[Material provided]
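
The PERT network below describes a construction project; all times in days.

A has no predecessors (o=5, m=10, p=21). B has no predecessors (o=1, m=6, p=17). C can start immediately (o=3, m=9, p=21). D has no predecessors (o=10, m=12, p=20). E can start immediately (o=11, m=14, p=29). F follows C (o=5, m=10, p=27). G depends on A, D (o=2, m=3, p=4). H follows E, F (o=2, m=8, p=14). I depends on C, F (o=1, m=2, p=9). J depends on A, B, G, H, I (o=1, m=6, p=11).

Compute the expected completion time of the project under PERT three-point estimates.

te_A = (5 + 4·10 + 21)/6 = 66/6 = 11
te_B = (1 + 4·6 + 17)/6 = 42/6 = 7
te_C = (3 + 4·9 + 21)/6 = 60/6 = 10
te_D = (10 + 4·12 + 20)/6 = 78/6 = 13
te_E = (11 + 4·14 + 29)/6 = 96/6 = 16
te_F = (5 + 4·10 + 27)/6 = 72/6 = 12
te_G = (2 + 4·3 + 4)/6 = 18/6 = 3
te_H = (2 + 4·8 + 14)/6 = 48/6 = 8
te_I = (1 + 4·2 + 9)/6 = 18/6 = 3
te_J = (1 + 4·6 + 11)/6 = 36/6 = 6

Forward pass:
ES_A = 0; EF_A = 11
ES_B = 0; EF_B = 7
ES_C = 0; EF_C = 10
ES_D = 0; EF_D = 13
ES_E = 0; EF_E = 16
ES_F = 10; EF_F = 10+12 = 22
ES_G = max(EF_A=11, EF_D=13) = 13; EF_G = 13+3 = 16
ES_H = max(EF_E=16, EF_F=22) = 22; EF_H = 22+8 = 30
ES_I = max(EF_C=10, EF_F=22) = 22; EF_I = 22+3 = 25
ES_J = max(EF_A=11, EF_B=7, EF_G=16, EF_H=30, EF_I=25) = 30; EF_J = 30+6 = 36
Expected project duration μ = 36 days. Critical path: C → F → H → J.

36 days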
[/Material provided]
_What you have to do:_
Please write the entries out again exactly as they stand.

_Response area:_
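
The PERT network below describes a construction project; all times in days.

A has no predecessors (o=5, m=10, p=21). B has no predecessors (o=1, m=6, p=17). C can start immediately (o=3, m=9, p=21). D has no predecessors (o=10, m=12, p=20). E can start immediately (o=11, m=14, p=29). F follows C (o=5, m=10, p=27). G depends on A, D (o=2, m=3, p=4). H follows E, F (o=2, m=8, p=14). I depends on C, F (o=1, m=2, p=9). J depends on A, B, G, H, I (o=1, m=6, p=11).

Compute the expected completion time of the project under PERT three-point estimates.

te_A = (5 + 4·10 + 21)/6 = 66/6 = 11
te_B = (1 + 4·6 + 17)/6 = 42/6 = 7
te_C = (3 + 4·9 + 21)/6 = 60/6 = 10
te_D = (10 + 4·12 + 20)/6 = 78/6 = 13
te_E = (11 + 4·14 + 29)/6 = 96/6 = 16
te_F = (5 + 4·10 + 27)/6 = 72/6 = 12
te_G = (2 + 4·3 + 4)/6 = 18/6 = 3
te_H = (2 + 4·8 + 14)/6 = 48/6 = 8
te_I = (1 + 4·2 + 9)/6 = 18/6 = 3
te_J = (1 + 4·6 + 11)/6 = 36/6 = 6

Forward pass:
ES_A = 0; EF_A = 11
ES_B = 0; EF_B = 7
ES_C = 0; EF_C = 10
ES_D = 0; EF_D = 13
ES_E = 0; EF_E = 16
ES_F = 10; EF_F = 10+12 = 22
ES_G = max(EF_A=11, EF_D=13) = 13; EF_G = 13+3 = 16
ES_H = max(EF_E=16, EF_F=22) = 22; EF_H = 22+8 = 30
ES_I = max(EF_C=10, EF_F=22) = 22; EF_I = 22+3 = 25
ES_J = max(EF_A=11, EF_B=7, EF_G=16, EF_H=30, EF_I=25) = 30; EF_J = 30+6 = 36
Expected project duration μ = 36 days. Critical path: C → F → H → J.

36 days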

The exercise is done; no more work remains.